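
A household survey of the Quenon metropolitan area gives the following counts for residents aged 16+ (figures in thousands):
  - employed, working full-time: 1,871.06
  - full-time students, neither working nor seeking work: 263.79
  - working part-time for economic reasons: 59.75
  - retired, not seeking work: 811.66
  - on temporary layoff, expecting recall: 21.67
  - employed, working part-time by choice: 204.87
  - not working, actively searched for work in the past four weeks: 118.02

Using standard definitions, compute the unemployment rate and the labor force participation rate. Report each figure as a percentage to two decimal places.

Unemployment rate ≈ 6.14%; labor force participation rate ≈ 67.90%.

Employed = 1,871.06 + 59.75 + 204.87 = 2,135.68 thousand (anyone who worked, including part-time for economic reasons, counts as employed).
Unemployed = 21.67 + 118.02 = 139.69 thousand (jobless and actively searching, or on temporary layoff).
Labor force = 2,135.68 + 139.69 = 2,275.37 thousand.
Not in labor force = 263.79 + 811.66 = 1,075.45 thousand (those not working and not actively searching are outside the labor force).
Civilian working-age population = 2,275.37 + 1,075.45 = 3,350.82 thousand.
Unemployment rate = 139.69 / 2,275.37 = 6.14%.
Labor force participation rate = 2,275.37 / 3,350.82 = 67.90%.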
* * *
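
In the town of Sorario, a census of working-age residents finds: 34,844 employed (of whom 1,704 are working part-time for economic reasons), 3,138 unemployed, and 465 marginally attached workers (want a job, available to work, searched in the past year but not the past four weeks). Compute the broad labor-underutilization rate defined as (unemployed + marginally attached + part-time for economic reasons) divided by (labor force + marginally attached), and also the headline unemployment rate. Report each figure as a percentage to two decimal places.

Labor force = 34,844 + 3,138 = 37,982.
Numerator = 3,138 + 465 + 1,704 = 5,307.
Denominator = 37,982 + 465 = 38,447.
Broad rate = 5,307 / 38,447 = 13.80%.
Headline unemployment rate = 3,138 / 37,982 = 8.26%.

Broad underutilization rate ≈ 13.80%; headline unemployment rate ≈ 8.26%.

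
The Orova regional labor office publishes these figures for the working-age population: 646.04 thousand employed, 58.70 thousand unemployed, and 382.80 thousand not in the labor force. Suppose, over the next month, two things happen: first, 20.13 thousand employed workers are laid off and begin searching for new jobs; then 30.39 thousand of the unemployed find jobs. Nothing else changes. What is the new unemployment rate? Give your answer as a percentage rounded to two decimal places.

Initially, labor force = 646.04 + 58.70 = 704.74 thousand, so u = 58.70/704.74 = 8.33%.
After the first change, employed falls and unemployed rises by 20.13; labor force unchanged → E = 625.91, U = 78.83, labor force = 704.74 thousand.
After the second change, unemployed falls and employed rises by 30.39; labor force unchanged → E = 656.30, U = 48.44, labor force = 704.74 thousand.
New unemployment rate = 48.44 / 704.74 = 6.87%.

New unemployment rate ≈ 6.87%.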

▶ [What you have to do] Which lines hold the word "full"? Return all of them from the records above.

▶ [Answer box]
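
  - employed, working full-time: 1,871.06
  - full-time students, neither working nor seeking work: 263.79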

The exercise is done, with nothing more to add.